TASK STATEMENT:
Repeat exactly each line of the data provided below.

SUPPLIED RECORDS:
──────

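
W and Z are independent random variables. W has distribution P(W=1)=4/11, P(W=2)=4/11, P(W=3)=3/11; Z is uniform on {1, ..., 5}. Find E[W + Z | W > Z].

39/10

P(W > Z) = 2/11.
Summing (W+Z)·P(x,y) over outcomes with W > Z gives 39/55.
E[W + Z | W > Z] = (39/55) / (2/11) = 39/10.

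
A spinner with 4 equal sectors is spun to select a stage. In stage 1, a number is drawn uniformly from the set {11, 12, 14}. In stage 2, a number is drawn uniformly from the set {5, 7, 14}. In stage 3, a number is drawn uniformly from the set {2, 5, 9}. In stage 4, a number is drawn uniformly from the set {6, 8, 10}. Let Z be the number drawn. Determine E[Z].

E[Z | stage 1] = (11+12+14)/3 = 37/3.
E[Z | stage 2] = (5+7+14)/3 = 26/3.
E[Z | stage 3] = (2+5+9)/3 = 16/3.
E[Z | stage 4] = (6+8+10)/3 = 8.
E[Z] = (1/4)·(37/3) + (1/4)·(26/3) + (1/4)·(16/3) + (1/4)·(8) = 103/12.

103/12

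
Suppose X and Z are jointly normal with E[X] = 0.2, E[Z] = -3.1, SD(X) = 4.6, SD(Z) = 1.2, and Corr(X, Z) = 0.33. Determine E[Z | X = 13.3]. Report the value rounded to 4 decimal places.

E[Z | X=x] = μ_Z + ρ(σ_Z/σ_X)(x − μ_X) for jointly normal variables.
E[Z | X=13.3] = -3.1 + (0.33)·(1.2/4.6)·(13.3 − (0.2)) = -3.1 + (0.086087)·(13.1) = -1.9723.

-1.9723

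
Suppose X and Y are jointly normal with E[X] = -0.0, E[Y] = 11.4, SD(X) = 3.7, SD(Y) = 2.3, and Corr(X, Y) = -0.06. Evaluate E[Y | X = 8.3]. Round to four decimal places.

E[Y | X=x] = μ_Y + ρ(σ_Y/σ_X)(x − μ_X) for jointly normal variables.
E[Y | X=8.3] = 11.4 + (-0.06)·(2.3/3.7)·(8.3 − (-0.0)) = 11.4 + (-0.037297)·(8.3) = 11.0904.

11.0904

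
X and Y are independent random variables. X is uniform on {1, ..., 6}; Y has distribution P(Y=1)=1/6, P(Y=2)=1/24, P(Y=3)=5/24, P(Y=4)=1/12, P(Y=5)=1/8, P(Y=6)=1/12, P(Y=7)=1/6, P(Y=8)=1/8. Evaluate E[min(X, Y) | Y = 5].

10/3

P(Y = 5) = 1/8.
Summing min(X,Y)·P(x,y) over outcomes with Y = 5 gives 5/12.
E[min(X, Y) | Y = 5] = (5/12) / (1/8) = 10/3.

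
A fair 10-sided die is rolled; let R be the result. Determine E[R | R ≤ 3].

2

Given R ≤ 3, R is equally likely to be any of {1, 2, 3}.
E[R | R ≤ 3] = (1 + 2 + 3) / 3 = 2.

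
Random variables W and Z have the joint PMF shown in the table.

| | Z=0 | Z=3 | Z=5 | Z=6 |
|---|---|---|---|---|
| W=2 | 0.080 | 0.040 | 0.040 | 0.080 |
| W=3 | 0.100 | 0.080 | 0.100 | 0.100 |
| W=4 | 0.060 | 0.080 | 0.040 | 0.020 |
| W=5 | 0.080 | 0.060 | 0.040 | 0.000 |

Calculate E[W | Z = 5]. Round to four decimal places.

P(Z = 5) = 0.220.
Σ W·P over the event = 2·(0.040) + 3·(0.100) + 4·(0.040) + 5·(0.040) = 0.740.
E[W | Z = 5] = (0.740) / (0.220) = 3.3636.

3.3636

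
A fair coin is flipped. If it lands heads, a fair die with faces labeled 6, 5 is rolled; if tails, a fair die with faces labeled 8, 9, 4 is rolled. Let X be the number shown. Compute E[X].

25/4

E[X | heads] = (6+5)/2 = 11/2.
E[X | tails] = (8+9+4)/3 = 7.
E[X] = (1/2)·(11/2) + (1/2)·(7) = 25/4.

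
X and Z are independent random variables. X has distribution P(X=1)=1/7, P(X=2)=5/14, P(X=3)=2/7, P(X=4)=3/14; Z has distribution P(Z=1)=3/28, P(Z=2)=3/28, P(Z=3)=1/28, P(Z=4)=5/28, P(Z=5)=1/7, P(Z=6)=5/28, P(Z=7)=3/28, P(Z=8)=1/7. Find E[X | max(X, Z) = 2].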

──────

FINISHED TASK:
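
W and Z are independent random variables. W has distribution P(W=1)=4/11, P(W=2)=4/11, P(W=3)=3/11; Z is uniform on {1, ..., 5}. Find E[W + Z | W > Z].

39/10

P(W > Z) = 2/11.
Summing (W+Z)·P(x,y) over outcomes with W > Z gives 39/55.
E[W + Z | W > Z] = (39/55) / (2/11) = 39/10.

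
A spinner with 4 equal sectors is spun to select a stage. In stage 1, a number is drawn uniformly from the set {11, 12, 14}. In stage 2, a number is drawn uniformly from the set {5, 7, 14}. In stage 3, a number is drawn uniformly from the set {2, 5, 9}. In stage 4, a number is drawn uniformly from the set {6, 8, 10}. Let Z be the number drawn. Determine E[Z].

E[Z | stage 1] = (11+12+14)/3 = 37/3.
E[Z | stage 2] = (5+7+14)/3 = 26/3.
E[Z | stage 3] = (2+5+9)/3 = 16/3.
E[Z | stage 4] = (6+8+10)/3 = 8.
E[Z] = (1/4)·(37/3) + (1/4)·(26/3) + (1/4)·(16/3) + (1/4)·(8) = 103/12.

103/12

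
Suppose X and Z are jointly normal with E[X] = 0.2, E[Z] = -3.1, SD(X) = 4.6, SD(Z) = 1.2, and Corr(X, Z) = 0.33. Determine E[Z | X = 13.3]. Report the value rounded to 4 decimal places.

E[Z | X=x] = μ_Z + ρ(σ_Z/σ_X)(x − μ_X) for jointly normal variables.
E[Z | X=13.3] = -3.1 + (0.33)·(1.2/4.6)·(13.3 − (0.2)) = -3.1 + (0.086087)·(13.1) = -1.9723.

-1.9723

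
Suppose X and Y are jointly normal with E[X] = -0.0, E[Y] = 11.4, SD(X) = 3.7, SD(Y) = 2.3, and Corr(X, Y) = -0.06. Evaluate E[Y | X = 8.3]. Round to four decimal places.

E[Y | X=x] = μ_Y + ρ(σ_Y/σ_X)(x − μ_X) for jointly normal variables.
E[Y | X=8.3] = 11.4 + (-0.06)·(2.3/3.7)·(8.3 − (-0.0)) = 11.4 + (-0.037297)·(8.3) = 11.0904.

11.0904

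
X and Y are independent random variables. X is uniform on {1, ..., 6}; Y has distribution P(Y=1)=1/6, P(Y=2)=1/24, P(Y=3)=5/24, P(Y=4)=1/12, P(Y=5)=1/8, P(Y=6)=1/12, P(Y=7)=1/6, P(Y=8)=1/8. Evaluate E[min(X, Y) | Y = 5].

10/3

P(Y = 5) = 1/8.
Summing min(X,Y)·P(x,y) over outcomes with Y = 5 gives 5/12.
E[min(X, Y) | Y = 5] = (5/12) / (1/8) = 10/3.

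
A fair 10-sided die is rolled; let R be the result. Determine E[R | R ≤ 3].

2

Given R ≤ 3, R is equally likely to be any of {1, 2, 3}.
E[R | R ≤ 3] = (1 + 2 + 3) / 3 = 2.

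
Random variables W and Z have the joint PMF shown in the table.

| | Z=0 | Z=3 | Z=5 | Z=6 |
|---|---|---|---|---|
| W=2 | 0.080 | 0.040 | 0.040 | 0.080 |
| W=3 | 0.100 | 0.080 | 0.100 | 0.100 |
| W=4 | 0.060 | 0.080 | 0.040 | 0.020 |
| W=5 | 0.080 | 0.060 | 0.040 | 0.000 |

Calculate E[W | Z = 5]. Round to four decimal places.

P(Z = 5) = 0.220.
Σ W·P over the event = 2·(0.040) + 3·(0.100) + 4·(0.040) + 5·(0.040) = 0.740.
E[W | Z = 5] = (0.740) / (0.220) = 3.3636.

3.3636

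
A fair coin is flipped. If it lands heads, a fair die with faces labeled 6, 5 is rolled; if tails, a fair die with faces labeled 8, 9, 4 is rolled. Let X be the number shown. Compute E[X].

25/4

E[X | heads] = (6+5)/2 = 11/2.
E[X | tails] = (8+9+4)/3 = 7.
E[X] = (1/2)·(11/2) + (1/2)·(7) = 25/4.

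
X and Z are independent random variables. X has distribution P(X=1)=1/7, P(X=2)=5/14, P(X=3)=2/7, P(X=4)=3/14; Z has distribution P(Z=1)=3/28, P(Z=2)=3/28, P(Z=3)=1/28, P(Z=4)=5/28, P(Z=5)=1/7, P(Z=6)=5/28, P(Z=7)=3/28, P(Z=8)=1/7. Find E[X | max(X, Z) = 2].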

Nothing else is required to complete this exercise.